[Dataset entries]
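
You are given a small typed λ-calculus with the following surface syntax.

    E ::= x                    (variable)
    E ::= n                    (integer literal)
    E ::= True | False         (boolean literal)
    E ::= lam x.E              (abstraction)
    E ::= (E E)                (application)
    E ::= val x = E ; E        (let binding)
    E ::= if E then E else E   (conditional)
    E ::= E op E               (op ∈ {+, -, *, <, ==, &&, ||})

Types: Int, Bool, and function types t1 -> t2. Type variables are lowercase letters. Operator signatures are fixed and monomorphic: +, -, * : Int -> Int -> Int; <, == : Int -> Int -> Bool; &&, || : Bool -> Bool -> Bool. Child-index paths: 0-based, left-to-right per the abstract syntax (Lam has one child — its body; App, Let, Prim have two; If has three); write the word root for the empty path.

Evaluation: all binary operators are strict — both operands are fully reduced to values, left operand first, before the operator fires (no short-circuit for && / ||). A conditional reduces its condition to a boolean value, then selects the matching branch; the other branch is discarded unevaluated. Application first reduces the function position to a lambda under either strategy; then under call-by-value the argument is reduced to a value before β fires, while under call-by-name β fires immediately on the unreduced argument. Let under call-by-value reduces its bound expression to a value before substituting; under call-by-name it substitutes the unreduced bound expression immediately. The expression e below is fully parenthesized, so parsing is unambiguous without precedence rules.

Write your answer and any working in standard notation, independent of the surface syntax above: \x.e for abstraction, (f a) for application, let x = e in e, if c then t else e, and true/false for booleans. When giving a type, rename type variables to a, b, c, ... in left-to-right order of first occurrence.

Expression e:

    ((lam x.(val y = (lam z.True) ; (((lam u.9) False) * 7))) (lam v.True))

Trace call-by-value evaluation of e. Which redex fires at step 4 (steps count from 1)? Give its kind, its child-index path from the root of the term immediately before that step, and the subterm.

Derivation:
step 0: ((\x.(let y = (\z.true) in (((\u.9) false) * 7))) (\v.true))
step 1: [beta@root] (let y = (\z.true) in (((\u.9) false) * 7))
step 2: [let@root] (((\u.9) false) * 7)
step 3: [beta@0] (9 * 7)
step 4: [delta@root] 63

Answer: delta at root : (9 * 7)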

**Exercise aim**
Return each line of the data above verbatim.

**Exercise output**
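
You are given a small typed λ-calculus with the following surface syntax.

    E ::= x                    (variable)
    E ::= n                    (integer literal)
    E ::= True | False         (boolean literal)
    E ::= lam x.E              (abstraction)
    E ::= (E E)                (application)
    E ::= val x = E ; E        (let binding)
    E ::= if E then E else E   (conditional)
    E ::= E op E               (op ∈ {+, -, *, <, ==, &&, ||})

Types: Int, Bool, and function types t1 -> t2. Type variables are lowercase letters. Operator signatures are fixed and monomorphic: +, -, * : Int -> Int -> Int; <, == : Int -> Int -> Bool; &&, || : Bool -> Bool -> Bool. Child-index paths: 0-based, left-to-right per the abstract syntax (Lam has one child — its body; App, Let, Prim have two; If has three); write the word root for the empty path.

Evaluation: all binary operators are strict — both operands are fully reduced to values, left operand first, before the operator fires (no short-circuit for && / ||). A conditional reduces its condition to a boolean value, then selects the matching branch; the other branch is discarded unevaluated. Application first reduces the function position to a lambda under either strategy; then under call-by-value the argument is reduced to a value before β fires, while under call-by-name β fires immediately on the unreduced argument. Let under call-by-value reduces its bound expression to a value before substituting; under call-by-name it substitutes the unreduced bound expression immediately. The expression e below is fully parenthesized, so parsing is unambiguous without precedence rules.

Write your answer and any working in standard notation, independent of the surface syntax above: \x.e for abstraction, (f a) for application, let x = e in e, if c then t else e, and true/false for booleans. When giving a type, rename type variables to a, b, c, ... in left-to-right order of first occurrence.

Expression e:

    ((lam x.(val y = (lam z.True) ; (((lam u.9) False) * 7))) (lam v.True))

Trace call-by-value evaluation of e. Which redex fires at step 4 (steps count from 1)? Give its kind, its child-index path from the root of the term immediately before that step, and the subterm.

Derivation:
step 0: ((\x.(let y = (\z.true) in (((\u.9) false) * 7))) (\v.true))
step 1: [beta@root] (let y = (\z.true) in (((\u.9) false) * 7))
step 2: [let@root] (((\u.9) false) * 7)
step 3: [beta@0] (9 * 7)
step 4: [delta@root] 63

Answer: delta at root : (9 * 7)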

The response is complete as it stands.